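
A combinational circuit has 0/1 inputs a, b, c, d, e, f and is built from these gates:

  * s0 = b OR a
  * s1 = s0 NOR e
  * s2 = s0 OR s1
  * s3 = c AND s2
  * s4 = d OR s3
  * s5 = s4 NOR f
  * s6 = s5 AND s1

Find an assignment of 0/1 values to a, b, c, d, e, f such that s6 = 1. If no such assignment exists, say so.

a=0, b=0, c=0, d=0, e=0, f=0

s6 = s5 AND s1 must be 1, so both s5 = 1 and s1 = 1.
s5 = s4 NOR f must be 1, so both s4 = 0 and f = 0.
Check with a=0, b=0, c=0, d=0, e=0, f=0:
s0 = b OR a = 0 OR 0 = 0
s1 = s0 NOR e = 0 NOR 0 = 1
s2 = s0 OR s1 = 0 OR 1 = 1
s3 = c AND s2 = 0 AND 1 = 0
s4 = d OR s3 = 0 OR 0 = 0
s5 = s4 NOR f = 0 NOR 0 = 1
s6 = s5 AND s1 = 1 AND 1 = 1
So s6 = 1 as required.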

• _Your task_
All the data is to be copied over exactly as it stands.

• _Response for this exercise_
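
A combinational circuit has 0/1 inputs a, b, c, d, e, f and is built from these gates:

  * s0 = b OR a
  * s1 = s0 NOR e
  * s2 = s0 OR s1
  * s3 = c AND s2
  * s4 = d OR s3
  * s5 = s4 NOR f
  * s6 = s5 AND s1

Find an assignment of 0/1 values to a, b, c, d, e, f such that s6 = 1. If no such assignment exists, say so.

a=0, b=0, c=0, d=0, e=0, f=0

s6 = s5 AND s1 must be 1, so both s5 = 1 and s1 = 1.
s5 = s4 NOR f must be 1, so both s4 = 0 and f = 0.
Check with a=0, b=0, c=0, d=0, e=0, f=0:
s0 = b OR a = 0 OR 0 = 0
s1 = s0 NOR e = 0 NOR 0 = 1
s2 = s0 OR s1 = 0 OR 1 = 1
s3 = c AND s2 = 0 AND 1 = 0
s4 = d OR s3 = 0 OR 0 = 0
s5 = s4 NOR f = 0 NOR 0 = 1
s6 = s5 AND s1 = 1 AND 1 = 1
So s6 = 1 as required.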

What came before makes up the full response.